#### [Record extracts]
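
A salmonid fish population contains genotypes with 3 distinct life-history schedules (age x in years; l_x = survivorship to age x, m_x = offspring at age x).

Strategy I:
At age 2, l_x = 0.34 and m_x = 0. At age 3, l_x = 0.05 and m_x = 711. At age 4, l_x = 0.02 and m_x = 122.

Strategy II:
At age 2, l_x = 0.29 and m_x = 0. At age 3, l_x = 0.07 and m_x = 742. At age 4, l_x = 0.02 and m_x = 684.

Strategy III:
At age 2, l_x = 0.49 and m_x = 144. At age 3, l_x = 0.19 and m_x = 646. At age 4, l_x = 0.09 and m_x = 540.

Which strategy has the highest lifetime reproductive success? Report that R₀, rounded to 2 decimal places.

241.90

Strategy I: R₀ = 0.34×0 + 0.05×711 + 0.02×122 = 37.9900
Strategy II: R₀ = 0.29×0 + 0.07×742 + 0.02×684 = 65.6200
Strategy III: R₀ = 0.49×144 + 0.19×646 + 0.09×540 = 241.9000
Highest R₀: strategy III with 241.9000.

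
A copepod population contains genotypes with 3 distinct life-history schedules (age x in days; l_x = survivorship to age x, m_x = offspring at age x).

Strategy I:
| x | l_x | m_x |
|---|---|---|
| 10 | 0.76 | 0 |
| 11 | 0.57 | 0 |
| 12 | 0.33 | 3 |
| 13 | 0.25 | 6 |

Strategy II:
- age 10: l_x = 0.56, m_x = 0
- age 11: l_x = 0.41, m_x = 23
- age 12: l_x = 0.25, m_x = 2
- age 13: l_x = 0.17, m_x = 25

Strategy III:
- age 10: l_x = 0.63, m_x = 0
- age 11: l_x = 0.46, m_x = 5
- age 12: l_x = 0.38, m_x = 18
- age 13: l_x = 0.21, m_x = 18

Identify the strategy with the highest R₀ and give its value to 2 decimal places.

Strategy I: R₀ = 0.76×0 + 0.57×0 + 0.33×3 + 0.25×6 = 2.4900
Strategy II: R₀ = 0.56×0 + 0.41×23 + 0.25×2 + 0.17×25 = 14.1800
Strategy III: R₀ = 0.63×0 + 0.46×5 + 0.38×18 + 0.21×18 = 12.9200
Highest R₀: strategy II with 14.1800.

14.18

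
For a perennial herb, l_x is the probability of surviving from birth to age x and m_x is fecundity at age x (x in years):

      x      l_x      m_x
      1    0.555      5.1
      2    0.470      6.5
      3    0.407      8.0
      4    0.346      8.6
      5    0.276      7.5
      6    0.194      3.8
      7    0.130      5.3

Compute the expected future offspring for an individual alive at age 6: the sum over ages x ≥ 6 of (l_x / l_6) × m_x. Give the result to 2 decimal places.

7.35

l_6 = 0.194. Conditional survival from age 6 to x is l_x / l_6.
  x=6: (0.194/0.194) × 3.8 = 3.8000
  x=7: (0.130/0.194) × 5.3 = 3.5515
Sum = 3.8000 + 3.5515 = 7.3515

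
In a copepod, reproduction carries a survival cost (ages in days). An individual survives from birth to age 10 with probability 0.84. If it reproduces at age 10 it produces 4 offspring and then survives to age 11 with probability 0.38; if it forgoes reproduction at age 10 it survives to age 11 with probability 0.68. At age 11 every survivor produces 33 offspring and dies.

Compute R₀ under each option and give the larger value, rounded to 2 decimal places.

18.85

breed at age 10: R₀ = 0.84 × (4 + 0.38 × 33) = 0.84 × 16.5400 = 13.8936
delay to age 11: R₀ = 0.84 × (0.68 × 33) = 0.84 × 22.4400 = 18.8496
Higher: delay to age 11 (18.8496).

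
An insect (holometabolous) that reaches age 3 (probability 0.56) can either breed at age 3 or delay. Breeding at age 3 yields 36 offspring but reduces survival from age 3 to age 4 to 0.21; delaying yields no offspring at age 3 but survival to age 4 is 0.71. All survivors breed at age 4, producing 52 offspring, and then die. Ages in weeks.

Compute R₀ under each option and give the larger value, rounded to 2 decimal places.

breed at age 3: R₀ = 0.56 × (36 + 0.21 × 52) = 0.56 × 46.9200 = 26.2752
delay to age 4: R₀ = 0.56 × (0.71 × 52) = 0.56 × 36.9200 = 20.6752
Higher: breed at age 3 (26.2752).

26.28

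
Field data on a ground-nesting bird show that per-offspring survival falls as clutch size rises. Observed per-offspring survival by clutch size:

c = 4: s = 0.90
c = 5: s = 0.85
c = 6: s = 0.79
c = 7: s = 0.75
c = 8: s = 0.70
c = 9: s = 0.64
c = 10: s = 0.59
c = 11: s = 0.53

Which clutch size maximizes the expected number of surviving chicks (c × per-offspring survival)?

10

Expected surviving chicks = c × s(c):
  c=4: 4 × 0.90 = 3.600
  c=5: 5 × 0.85 = 4.250
  c=6: 6 × 0.79 = 4.740
  c=7: 7 × 0.75 = 5.250
  c=8: 8 × 0.70 = 5.600
  c=9: 9 × 0.64 = 5.760
  c=10: 10 × 0.59 = 5.900
  c=11: 11 × 0.53 = 5.830
Maximum at c = 10 (5.900 surviving chicks).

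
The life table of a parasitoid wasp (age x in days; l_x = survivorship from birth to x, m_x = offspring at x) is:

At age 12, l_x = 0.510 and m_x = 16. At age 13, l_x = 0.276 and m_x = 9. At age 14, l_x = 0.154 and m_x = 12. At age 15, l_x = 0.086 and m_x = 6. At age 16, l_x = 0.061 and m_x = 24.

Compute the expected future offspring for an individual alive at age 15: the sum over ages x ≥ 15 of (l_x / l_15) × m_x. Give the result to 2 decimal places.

23.02

l_15 = 0.086. Conditional survival from age 15 to x is l_x / l_15.
  x=15: (0.086/0.086) × 6 = 6.0000
  x=16: (0.061/0.086) × 24 = 17.0233
Sum = 6.0000 + 17.0233 = 23.0233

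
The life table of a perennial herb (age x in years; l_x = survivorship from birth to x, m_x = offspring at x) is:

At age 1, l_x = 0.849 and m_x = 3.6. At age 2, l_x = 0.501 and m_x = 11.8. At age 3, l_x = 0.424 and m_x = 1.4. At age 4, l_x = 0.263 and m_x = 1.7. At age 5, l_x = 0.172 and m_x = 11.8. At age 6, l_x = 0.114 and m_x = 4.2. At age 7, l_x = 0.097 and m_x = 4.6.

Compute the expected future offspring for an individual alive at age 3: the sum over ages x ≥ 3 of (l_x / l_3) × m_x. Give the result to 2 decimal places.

l_3 = 0.424. Conditional survival from age 3 to x is l_x / l_3.
  x=3: (0.424/0.424) × 1.4 = 1.4000
  x=4: (0.263/0.424) × 1.7 = 1.0545
  x=5: (0.172/0.424) × 11.8 = 4.7868
  x=6: (0.114/0.424) × 4.2 = 1.1292
  x=7: (0.097/0.424) × 4.6 = 1.0524
Sum = 1.4000 + 1.0545 + 4.7868 + 1.1292 + 1.0524 = 9.4229

9.42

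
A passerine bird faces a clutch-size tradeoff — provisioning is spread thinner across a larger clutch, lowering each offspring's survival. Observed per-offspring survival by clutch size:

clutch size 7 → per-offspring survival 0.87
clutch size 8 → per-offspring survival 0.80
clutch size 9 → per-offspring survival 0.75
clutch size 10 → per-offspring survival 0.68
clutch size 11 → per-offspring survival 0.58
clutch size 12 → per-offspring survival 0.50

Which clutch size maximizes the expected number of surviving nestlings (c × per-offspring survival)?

Expected surviving nestlings = c × s(c):
  c=7: 7 × 0.87 = 6.090
  c=8: 8 × 0.80 = 6.400
  c=9: 9 × 0.75 = 6.750
  c=10: 10 × 0.68 = 6.800
  c=11: 11 × 0.58 = 6.380
  c=12: 12 × 0.50 = 6.000
Maximum at c = 10 (6.800 surviving nestlings).

10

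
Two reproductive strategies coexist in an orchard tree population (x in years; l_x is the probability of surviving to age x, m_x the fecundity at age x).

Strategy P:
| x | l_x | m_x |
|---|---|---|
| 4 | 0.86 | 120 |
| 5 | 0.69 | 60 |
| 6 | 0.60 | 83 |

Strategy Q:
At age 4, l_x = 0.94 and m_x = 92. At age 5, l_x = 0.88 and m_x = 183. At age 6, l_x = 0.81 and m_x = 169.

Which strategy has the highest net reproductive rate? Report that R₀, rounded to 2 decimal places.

Strategy P: R₀ = 0.86×120 + 0.69×60 + 0.60×83 = 194.4000
Strategy Q: R₀ = 0.94×92 + 0.88×183 + 0.81×169 = 384.4100
Highest R₀: strategy Q with 384.4100.

384.41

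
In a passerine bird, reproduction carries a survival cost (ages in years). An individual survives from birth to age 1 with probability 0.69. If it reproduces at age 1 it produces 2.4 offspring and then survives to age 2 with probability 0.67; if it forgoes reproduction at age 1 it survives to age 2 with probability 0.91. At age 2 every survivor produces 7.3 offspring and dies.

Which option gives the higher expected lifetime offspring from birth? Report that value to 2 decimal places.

5.03

breed at age 1: R₀ = 0.69 × (2.4 + 0.67 × 7.3) = 0.69 × 7.2910 = 5.0308
delay to age 2: R₀ = 0.69 × (0.91 × 7.3) = 0.69 × 6.6430 = 4.5837
Higher: breed at age 1 (5.0308).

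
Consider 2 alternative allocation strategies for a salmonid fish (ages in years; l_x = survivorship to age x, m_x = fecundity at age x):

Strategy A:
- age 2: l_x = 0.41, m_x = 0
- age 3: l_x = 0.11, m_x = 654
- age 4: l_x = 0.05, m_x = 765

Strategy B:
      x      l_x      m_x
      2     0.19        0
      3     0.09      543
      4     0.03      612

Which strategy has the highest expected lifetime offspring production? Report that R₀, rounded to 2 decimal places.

110.19

Strategy A: R₀ = 0.41×0 + 0.11×654 + 0.05×765 = 110.1900
Strategy B: R₀ = 0.19×0 + 0.09×543 + 0.03×612 = 67.2300
Highest R₀: strategy A with 110.1900.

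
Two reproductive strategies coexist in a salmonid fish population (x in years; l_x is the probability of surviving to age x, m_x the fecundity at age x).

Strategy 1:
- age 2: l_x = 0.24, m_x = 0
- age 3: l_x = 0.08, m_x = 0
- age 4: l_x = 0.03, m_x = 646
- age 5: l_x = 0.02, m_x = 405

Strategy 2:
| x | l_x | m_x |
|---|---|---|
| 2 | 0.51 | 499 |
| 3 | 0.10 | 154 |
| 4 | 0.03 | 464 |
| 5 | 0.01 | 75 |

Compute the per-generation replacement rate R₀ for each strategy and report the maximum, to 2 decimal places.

Strategy 1: R₀ = 0.24×0 + 0.08×0 + 0.03×646 + 0.02×405 = 27.4800
Strategy 2: R₀ = 0.51×499 + 0.10×154 + 0.03×464 + 0.01×75 = 284.5600
Highest R₀: strategy 2 with 284.5600.

284.56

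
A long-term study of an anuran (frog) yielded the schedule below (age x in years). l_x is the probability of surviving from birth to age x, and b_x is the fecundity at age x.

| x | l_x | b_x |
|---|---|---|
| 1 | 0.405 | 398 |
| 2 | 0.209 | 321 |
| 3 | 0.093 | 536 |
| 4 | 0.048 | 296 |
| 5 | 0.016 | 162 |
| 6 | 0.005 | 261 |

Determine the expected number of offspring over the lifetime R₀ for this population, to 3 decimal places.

R₀ = Σ l_x b_x:
  age 1: 0.405 × 398 = 161.1900
  age 2: 0.209 × 321 = 67.0890
  age 3: 0.093 × 536 = 49.8480
  age 4: 0.048 × 296 = 14.2080
  age 5: 0.016 × 162 = 2.5920
  age 6: 0.005 × 261 = 1.3050
R₀ = 161.1900 + 67.0890 + 49.8480 + 14.2080 + 2.5920 + 1.3050 = 296.2320

296.232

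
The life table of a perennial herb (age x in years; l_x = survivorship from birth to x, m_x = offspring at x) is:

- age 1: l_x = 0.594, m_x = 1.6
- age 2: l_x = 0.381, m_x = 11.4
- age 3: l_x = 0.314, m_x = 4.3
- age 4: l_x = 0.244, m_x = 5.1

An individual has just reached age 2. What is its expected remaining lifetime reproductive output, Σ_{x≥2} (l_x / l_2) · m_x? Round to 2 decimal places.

18.21

l_2 = 0.381. Conditional survival from age 2 to x is l_x / l_2.
  x=2: (0.381/0.381) × 11.4 = 11.4000
  x=3: (0.314/0.381) × 4.3 = 3.5438
  x=4: (0.244/0.381) × 5.1 = 3.2661
Sum = 11.4000 + 3.5438 + 3.2661 = 18.2100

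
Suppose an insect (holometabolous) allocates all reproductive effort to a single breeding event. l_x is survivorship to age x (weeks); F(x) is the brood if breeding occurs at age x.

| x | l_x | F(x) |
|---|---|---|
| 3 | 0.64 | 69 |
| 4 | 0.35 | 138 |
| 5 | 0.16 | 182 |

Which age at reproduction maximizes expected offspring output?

Expected offspring if breeding at age x = l_x × F(x):
  age 3: 0.64 × 69 = 44.160
  age 4: 0.35 × 138 = 48.300
  age 5: 0.16 × 182 = 29.120
Maximum at age 4 (48.300).

4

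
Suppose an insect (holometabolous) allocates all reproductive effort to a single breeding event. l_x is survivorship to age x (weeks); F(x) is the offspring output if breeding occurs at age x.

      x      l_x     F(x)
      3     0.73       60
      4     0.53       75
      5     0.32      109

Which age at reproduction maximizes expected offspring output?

3

Expected offspring if breeding at age x = l_x × F(x):
  age 3: 0.73 × 60 = 43.800
  age 4: 0.53 × 75 = 39.750
  age 5: 0.32 × 109 = 34.880
Maximum at age 3 (43.800).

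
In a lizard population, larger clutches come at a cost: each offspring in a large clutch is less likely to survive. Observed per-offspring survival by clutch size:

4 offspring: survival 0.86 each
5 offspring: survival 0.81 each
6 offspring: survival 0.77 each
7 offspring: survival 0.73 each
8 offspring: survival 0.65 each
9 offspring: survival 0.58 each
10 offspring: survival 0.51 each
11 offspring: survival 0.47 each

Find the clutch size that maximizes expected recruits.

9

Expected recruits = c × s(c):
  c=4: 4 × 0.86 = 3.440
  c=5: 5 × 0.81 = 4.050
  c=6: 6 × 0.77 = 4.620
  c=7: 7 × 0.73 = 5.110
  c=8: 8 × 0.65 = 5.200
  c=9: 9 × 0.58 = 5.220
  c=10: 10 × 0.51 = 5.100
  c=11: 11 × 0.47 = 5.170
Maximum at c = 9 (5.220 recruits).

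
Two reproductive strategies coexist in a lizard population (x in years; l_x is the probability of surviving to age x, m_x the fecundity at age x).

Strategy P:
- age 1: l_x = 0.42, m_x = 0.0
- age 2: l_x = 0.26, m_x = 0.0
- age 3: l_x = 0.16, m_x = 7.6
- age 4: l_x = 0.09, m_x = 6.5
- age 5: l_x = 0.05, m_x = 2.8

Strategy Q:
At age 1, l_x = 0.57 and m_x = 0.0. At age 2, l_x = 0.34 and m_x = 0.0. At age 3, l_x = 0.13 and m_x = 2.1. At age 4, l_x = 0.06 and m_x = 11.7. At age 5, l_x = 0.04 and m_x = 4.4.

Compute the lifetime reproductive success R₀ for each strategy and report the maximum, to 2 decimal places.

1.94

Strategy P: R₀ = 0.42×0.0 + 0.26×0.0 + 0.16×7.6 + 0.09×6.5 + 0.05×2.8 = 1.9410
Strategy Q: R₀ = 0.57×0.0 + 0.34×0.0 + 0.13×2.1 + 0.06×11.7 + 0.04×4.4 = 1.1510
Highest R₀: strategy P with 1.9410.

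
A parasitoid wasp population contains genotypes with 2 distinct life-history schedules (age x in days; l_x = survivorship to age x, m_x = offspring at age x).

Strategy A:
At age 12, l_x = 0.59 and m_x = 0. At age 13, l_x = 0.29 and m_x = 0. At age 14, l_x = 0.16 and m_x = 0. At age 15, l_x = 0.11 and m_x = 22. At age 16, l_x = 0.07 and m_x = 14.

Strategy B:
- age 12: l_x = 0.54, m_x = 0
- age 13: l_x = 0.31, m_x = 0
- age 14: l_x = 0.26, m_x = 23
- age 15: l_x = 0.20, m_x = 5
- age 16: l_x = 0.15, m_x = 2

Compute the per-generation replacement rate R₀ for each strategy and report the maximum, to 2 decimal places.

Strategy A: R₀ = 0.59×0 + 0.29×0 + 0.16×0 + 0.11×22 + 0.07×14 = 3.4000
Strategy B: R₀ = 0.54×0 + 0.31×0 + 0.26×23 + 0.20×5 + 0.15×2 = 7.2800
Highest R₀: strategy B with 7.2800.

7.28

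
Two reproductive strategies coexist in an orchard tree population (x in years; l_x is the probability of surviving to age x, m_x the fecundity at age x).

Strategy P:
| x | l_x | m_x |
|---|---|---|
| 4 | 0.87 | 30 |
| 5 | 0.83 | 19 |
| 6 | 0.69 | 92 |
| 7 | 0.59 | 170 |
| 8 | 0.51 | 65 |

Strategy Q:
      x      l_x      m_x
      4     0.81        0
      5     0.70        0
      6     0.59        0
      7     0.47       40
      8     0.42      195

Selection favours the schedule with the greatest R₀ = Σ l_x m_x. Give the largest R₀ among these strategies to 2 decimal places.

238.80

Strategy P: R₀ = 0.87×30 + 0.83×19 + 0.69×92 + 0.59×170 + 0.51×65 = 238.8000
Strategy Q: R₀ = 0.81×0 + 0.70×0 + 0.59×0 + 0.47×40 + 0.42×195 = 100.7000
Highest R₀: strategy P with 238.8000.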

#### [Aim of the exercise]
Gather up every line in the data above that contains the word "allocates", copying each one.

#### [Output of the task]
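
Suppose an insect (holometabolous) allocates all reproductive effort to a single breeding event. l_x is survivorship to age x (weeks); F(x) is the brood if breeding occurs at age x.
Suppose an insect (holometabolous) allocates all reproductive effort to a single breeding event. l_x is survivorship to age x (weeks); F(x) is the offspring output if breeding occurs at age x.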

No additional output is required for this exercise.